Exercise requirements
Below are the records. State how many of their lines hold the word "shift", and add nothing else.
**** Listed entries
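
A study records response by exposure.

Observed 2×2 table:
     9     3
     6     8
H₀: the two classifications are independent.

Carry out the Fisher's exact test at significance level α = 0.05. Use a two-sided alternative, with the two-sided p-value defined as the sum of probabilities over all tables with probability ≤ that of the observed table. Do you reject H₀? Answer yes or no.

reject H₀: no

Margins: r₁=12, r₂=14, c₁=15, c₂=11, n=26
p_obs = C(12,9)·C(14,6)/C(26,15); sum pmf over tables with pmf ≤ p_obs
p-value (two-sided) = 0.13025
At α=0.05: p ≥ α → fail to reject H₀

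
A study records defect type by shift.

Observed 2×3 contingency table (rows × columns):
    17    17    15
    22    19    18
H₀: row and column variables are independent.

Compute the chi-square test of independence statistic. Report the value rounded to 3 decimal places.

test statistic = 0.100

Row totals [49, 59], col totals [39, 36, 33], n=108
χ² = (17−17.69)²/17.69 + (17−16.33)²/16.33 + (15−14.97)²/14.97 + (22−21.31)²/21.31 + (19−19.67)²/19.67 + (18−18.03)²/18.03 = 0.0998
df = 2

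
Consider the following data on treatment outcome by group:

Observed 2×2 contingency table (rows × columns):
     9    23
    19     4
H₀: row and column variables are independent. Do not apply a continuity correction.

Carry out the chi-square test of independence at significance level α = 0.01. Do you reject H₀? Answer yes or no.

Row totals [32, 23], col totals [28, 27], n=55
χ² = (9−16.29)²/16.29 + (23−15.71)²/15.71 + (19−11.71)²/11.71 + (4−11.29)²/11.29 = 15.8947
df = 1
p-value (upper-tail) = 0.00007
At α=0.01: p < α → reject H₀

reject H₀: yes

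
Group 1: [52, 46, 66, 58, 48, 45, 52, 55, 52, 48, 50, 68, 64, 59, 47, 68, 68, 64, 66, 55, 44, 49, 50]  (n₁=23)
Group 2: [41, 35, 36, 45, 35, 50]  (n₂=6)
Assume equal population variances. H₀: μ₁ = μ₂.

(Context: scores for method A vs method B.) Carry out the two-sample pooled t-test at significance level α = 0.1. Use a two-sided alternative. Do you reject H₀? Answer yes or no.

reject H₀: yes

x̄₁=55.391, s₁=8.283, n₁=23
x̄₂=40.333, s₂=6.186, n₂=6
s_p² = [22·8.283² + 5·6.186²]/27 = 62.9930
SE = √(s_p²·(1/23+1/6)) = 3.6384
t = (55.391−40.333)/3.6384 = 4.1387
df = 27
p-value (two-sided) = 0.00031
At α=0.1: p < α → reject H₀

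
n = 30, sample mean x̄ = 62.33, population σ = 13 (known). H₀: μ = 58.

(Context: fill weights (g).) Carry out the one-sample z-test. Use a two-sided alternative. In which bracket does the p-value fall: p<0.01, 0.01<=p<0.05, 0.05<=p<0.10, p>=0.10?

p-value bracket: 0.05<=p<0.10

SE = σ/√n = 13/√30 = 2.3735
z = (x̄−μ₀)/SE = (62.33−58)/2.3735 = 1.8243
p-value (two-sided) = 0.06810
→ bracket: 0.05<=p<0.10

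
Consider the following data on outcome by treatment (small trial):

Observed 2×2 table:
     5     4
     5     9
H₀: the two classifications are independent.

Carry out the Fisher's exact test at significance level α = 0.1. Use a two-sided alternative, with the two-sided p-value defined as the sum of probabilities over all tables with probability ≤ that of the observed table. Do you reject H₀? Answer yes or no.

reject H₀: no

Margins: r₁=9, r₂=14, c₁=10, c₂=13, n=23
p_obs = C(9,5)·C(14,5)/C(23,10); sum pmf over tables with pmf ≤ p_obs
p-value (two-sided) = 0.41728
At α=0.1: p ≥ α → fail to reject H₀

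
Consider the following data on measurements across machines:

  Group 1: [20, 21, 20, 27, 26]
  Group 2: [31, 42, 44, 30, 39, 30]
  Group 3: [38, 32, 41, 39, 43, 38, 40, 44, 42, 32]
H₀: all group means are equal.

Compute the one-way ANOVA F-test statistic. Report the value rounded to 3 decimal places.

Group means [22.80, 36.00, 38.90], grand mean 34.238
SSB = Σnᵢ(x̄ᵢ−x̄)² = 890.110; SSW = ΣΣ(x−x̄ᵢ)² = 407.700
MSB = 890.110/2 = 445.0548; MSW = 407.700/18 = 22.6500
F = MSB/MSW = 19.6492
df = (2, 18)

test statistic = 19.649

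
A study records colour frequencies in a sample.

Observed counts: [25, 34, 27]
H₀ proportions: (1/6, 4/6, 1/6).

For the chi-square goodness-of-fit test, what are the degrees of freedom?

degrees of freedom = 2

df = k − 1 = 3 − 1 = 2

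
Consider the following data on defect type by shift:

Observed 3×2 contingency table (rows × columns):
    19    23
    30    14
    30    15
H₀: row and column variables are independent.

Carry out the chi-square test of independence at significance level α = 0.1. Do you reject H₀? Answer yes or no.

reject H₀: yes

Row totals [42, 44, 45], col totals [79, 52], n=131
χ² = (19−25.33)²/25.33 + (23−16.67)²/16.67 + (30−26.53)²/26.53 + (14−17.47)²/17.47 + (30−27.14)²/27.14 + (15−17.86)²/17.86 = 5.8842
df = 2
p-value (upper-tail) = 0.05275
At α=0.1: p < α → reject H₀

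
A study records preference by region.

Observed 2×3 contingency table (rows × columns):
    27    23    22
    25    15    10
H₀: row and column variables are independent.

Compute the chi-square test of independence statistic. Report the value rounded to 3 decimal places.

Row totals [72, 50], col totals [52, 38, 32], n=122
χ² = (27−30.69)²/30.69 + (23−22.43)²/22.43 + (22−18.89)²/18.89 + (25−21.31)²/21.31 + (15−15.57)²/15.57 + (10−13.11)²/13.11 = 2.3710
df = 2

test statistic = 2.371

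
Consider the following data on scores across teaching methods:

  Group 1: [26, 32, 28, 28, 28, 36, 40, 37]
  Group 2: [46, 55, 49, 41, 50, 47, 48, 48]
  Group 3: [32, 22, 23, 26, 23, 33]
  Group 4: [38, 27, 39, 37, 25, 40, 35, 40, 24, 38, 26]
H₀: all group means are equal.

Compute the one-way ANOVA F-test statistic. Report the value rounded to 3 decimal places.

test statistic = 21.533

Group means [31.88, 48.00, 26.50, 33.55], grand mean 35.364
SSB = Σnᵢ(x̄ᵢ−x̄)² = 1882.534; SSW = ΣΣ(x−x̄ᵢ)² = 845.102
MSB = 1882.534/3 = 627.5114; MSW = 845.102/29 = 29.1415
F = MSB/MSW = 21.5333
df = (3, 29)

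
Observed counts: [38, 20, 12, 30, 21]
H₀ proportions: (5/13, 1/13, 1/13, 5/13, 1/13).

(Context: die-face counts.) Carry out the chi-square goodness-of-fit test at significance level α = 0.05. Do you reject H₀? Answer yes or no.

reject H₀: yes

n = 121; E_i = n·p_i = [46.54, 9.31, 9.31, 46.54, 9.31]
χ² = (38−46.54)²/46.54 + (20−9.31)²/9.31 + (12−9.31)²/9.31 + (30−46.54)²/46.54 + (21−9.31)²/9.31 = 35.1934
df = 4
p-value (upper-tail) = 0.00000
At α=0.05: p < α → reject H₀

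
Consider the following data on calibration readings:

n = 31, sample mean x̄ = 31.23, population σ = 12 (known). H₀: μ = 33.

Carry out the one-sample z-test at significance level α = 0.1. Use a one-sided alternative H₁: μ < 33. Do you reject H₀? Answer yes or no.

reject H₀: no

SE = σ/√n = 12/√31 = 2.1553
z = (x̄−μ₀)/SE = (31.23−33)/2.1553 = -0.8212
p-value (one-sided, H₁ less) = 0.20575
At α=0.1: p ≥ α → fail to reject H₀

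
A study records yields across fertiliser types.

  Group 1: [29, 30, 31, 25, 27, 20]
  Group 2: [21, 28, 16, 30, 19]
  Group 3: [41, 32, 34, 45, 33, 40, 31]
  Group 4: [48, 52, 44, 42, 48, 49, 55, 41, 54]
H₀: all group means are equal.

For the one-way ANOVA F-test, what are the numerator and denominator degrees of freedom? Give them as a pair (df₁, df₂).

degrees of freedom = [3, 23]

k = 4 groups, N = 27 total
df = (k−1, N−k) = (4−1, 27−4) = (3, 23)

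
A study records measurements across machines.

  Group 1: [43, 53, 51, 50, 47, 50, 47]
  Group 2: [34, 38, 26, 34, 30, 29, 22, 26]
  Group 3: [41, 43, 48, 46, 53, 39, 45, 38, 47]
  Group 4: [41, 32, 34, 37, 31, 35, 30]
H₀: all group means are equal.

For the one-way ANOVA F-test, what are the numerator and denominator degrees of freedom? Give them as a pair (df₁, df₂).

degrees of freedom = [3, 27]

k = 4 groups, N = 31 total
df = (k−1, N−k) = (4−1, 31−4) = (3, 27)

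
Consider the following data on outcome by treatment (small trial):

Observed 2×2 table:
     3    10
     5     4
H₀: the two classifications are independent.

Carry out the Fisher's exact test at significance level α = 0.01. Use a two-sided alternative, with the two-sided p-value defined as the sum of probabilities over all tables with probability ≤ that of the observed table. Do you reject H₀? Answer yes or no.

reject H₀: no

Margins: r₁=13, r₂=9, c₁=8, c₂=14, n=22
p_obs = C(13,3)·C(9,5)/C(22,8); sum pmf over tables with pmf ≤ p_obs
p-value (two-sided) = 0.18700
At α=0.01: p ≥ α → fail to reject H₀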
********
Task result
2